Only one portion of the data is to be written out: from the line bearing "(length 18, alphabet" through the line bearing "Give the suffix". Write it exactly as it appears.

> _Records for this task_:
━━━━━━━━

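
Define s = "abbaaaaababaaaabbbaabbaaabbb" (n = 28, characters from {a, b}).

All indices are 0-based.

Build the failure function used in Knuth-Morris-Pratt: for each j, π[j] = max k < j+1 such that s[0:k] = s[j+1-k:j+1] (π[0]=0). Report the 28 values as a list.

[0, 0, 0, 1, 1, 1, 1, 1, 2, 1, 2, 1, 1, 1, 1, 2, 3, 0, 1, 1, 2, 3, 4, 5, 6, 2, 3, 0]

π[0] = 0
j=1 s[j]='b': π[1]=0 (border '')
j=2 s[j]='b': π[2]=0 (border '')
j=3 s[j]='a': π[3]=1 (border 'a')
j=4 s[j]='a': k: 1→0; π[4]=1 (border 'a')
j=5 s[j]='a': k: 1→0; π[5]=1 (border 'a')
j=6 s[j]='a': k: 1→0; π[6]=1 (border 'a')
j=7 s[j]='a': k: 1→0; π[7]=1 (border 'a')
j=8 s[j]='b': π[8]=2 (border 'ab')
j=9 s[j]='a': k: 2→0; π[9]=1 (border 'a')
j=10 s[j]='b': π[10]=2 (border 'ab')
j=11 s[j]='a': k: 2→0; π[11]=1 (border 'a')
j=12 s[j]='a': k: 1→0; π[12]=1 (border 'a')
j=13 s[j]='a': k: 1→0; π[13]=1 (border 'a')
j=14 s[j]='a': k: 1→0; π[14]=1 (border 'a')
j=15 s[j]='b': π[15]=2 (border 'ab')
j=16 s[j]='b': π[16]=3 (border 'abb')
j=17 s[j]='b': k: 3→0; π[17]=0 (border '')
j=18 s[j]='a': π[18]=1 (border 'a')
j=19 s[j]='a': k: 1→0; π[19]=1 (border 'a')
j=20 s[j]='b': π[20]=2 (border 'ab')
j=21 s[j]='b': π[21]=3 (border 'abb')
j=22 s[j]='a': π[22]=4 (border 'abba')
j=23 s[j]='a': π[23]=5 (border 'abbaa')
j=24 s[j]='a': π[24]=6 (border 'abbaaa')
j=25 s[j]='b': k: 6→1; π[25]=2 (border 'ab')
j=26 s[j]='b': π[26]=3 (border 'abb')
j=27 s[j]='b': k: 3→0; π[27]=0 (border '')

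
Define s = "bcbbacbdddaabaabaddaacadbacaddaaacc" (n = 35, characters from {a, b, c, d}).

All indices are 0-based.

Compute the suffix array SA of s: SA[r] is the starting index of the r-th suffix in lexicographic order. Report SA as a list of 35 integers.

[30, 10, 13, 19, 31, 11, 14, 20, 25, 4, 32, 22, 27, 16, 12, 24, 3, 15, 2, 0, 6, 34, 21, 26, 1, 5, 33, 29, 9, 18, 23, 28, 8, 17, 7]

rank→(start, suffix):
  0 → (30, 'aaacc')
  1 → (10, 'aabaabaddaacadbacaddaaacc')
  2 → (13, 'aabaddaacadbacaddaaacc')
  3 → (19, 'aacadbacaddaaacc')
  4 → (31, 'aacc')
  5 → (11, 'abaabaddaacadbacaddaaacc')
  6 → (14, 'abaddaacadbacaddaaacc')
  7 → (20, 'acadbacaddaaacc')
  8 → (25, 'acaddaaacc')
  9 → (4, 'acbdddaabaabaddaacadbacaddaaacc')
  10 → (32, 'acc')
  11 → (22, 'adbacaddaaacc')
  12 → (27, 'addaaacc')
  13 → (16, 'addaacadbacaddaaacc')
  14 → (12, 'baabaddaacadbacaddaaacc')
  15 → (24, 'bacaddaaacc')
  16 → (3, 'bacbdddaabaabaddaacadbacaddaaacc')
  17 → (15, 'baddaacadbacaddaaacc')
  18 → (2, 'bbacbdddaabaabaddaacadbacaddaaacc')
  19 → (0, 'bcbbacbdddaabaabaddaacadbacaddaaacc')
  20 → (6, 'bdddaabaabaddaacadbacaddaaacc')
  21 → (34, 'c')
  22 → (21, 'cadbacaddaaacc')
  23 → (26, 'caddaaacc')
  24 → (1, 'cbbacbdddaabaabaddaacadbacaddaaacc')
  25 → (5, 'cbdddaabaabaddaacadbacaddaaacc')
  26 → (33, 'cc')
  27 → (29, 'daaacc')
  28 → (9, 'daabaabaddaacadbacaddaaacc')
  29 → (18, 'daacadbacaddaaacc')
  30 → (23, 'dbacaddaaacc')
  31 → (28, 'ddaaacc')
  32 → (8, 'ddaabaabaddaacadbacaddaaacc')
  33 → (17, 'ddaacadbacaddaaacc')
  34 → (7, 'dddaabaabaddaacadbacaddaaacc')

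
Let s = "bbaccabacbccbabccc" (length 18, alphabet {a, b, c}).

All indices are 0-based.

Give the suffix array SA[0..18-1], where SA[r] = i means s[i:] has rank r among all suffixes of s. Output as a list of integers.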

━━━━━━━━

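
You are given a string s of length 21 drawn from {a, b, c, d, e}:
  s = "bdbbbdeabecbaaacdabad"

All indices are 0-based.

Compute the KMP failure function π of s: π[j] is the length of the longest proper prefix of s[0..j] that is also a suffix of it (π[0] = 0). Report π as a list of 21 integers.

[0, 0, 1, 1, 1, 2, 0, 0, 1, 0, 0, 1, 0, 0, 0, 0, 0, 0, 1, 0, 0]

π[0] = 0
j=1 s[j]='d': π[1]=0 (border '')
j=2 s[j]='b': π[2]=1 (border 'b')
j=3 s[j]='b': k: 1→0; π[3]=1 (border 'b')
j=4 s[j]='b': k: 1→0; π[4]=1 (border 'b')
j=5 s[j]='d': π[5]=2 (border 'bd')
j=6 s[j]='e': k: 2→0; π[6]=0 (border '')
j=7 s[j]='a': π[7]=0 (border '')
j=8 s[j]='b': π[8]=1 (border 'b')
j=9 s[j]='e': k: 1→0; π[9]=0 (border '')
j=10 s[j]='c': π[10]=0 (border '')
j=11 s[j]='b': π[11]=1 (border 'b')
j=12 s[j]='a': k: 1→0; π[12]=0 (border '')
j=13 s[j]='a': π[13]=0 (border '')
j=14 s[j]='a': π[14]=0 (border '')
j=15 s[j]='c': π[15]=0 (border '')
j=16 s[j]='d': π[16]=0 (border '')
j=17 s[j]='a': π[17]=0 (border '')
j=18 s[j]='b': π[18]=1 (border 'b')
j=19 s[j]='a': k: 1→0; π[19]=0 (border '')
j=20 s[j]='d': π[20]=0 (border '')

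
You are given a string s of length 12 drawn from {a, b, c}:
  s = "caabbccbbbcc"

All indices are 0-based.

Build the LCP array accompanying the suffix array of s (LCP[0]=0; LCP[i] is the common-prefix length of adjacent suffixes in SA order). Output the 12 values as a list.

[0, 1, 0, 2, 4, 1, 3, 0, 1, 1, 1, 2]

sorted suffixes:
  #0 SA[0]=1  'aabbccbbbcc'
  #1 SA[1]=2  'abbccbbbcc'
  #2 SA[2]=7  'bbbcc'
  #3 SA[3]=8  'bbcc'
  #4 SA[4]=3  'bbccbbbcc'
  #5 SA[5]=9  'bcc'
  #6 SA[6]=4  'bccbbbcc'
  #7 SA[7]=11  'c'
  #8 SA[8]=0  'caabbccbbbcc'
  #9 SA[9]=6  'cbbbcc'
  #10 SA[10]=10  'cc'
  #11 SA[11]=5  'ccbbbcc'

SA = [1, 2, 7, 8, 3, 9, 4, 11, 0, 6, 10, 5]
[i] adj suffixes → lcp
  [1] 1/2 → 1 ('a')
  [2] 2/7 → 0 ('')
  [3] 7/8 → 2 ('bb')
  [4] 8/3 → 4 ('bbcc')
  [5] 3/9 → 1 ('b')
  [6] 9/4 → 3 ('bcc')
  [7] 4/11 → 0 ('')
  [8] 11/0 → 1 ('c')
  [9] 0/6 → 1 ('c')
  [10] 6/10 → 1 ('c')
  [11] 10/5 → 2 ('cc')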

━━━━━━━━

> _Answer space_:
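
Let s = "bbaccabacbccbabccc" (length 18, alphabet {a, b, c}).

All indices are 0-based.

Give the suffix array SA[0..18-1], where SA[r] = i means s[i:] has rank r among all suffixes of s. Output as a list of integers.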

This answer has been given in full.